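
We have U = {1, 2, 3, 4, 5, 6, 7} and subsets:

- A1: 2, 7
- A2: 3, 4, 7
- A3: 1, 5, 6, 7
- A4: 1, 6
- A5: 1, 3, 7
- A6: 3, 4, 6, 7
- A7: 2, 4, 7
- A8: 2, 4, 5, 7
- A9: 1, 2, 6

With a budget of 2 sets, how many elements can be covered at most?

Choosing A2, A3 covers {1, 3, 4, 5, 6, 7} — 6 elements.
No choice of 2 sets does better; here 2 is left uncovered.

6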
══════
**WHAT IS NEEDED**
From the first line to the last, copy the records exactly as they appear above.

**EXERCISE SOLUTION**
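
We have U = {1, 2, 3, 4, 5, 6, 7} and subsets:

- A1: 2, 7
- A2: 3, 4, 7
- A3: 1, 5, 6, 7
- A4: 1, 6
- A5: 1, 3, 7
- A6: 3, 4, 6, 7
- A7: 2, 4, 7
- A8: 2, 4, 5, 7
- A9: 1, 2, 6

With a budget of 2 sets, how many elements can be covered at most?

Choosing A2, A3 covers {1, 3, 4, 5, 6, 7} — 6 elements.
No choice of 2 sets does better; here 2 is left uncovered.

6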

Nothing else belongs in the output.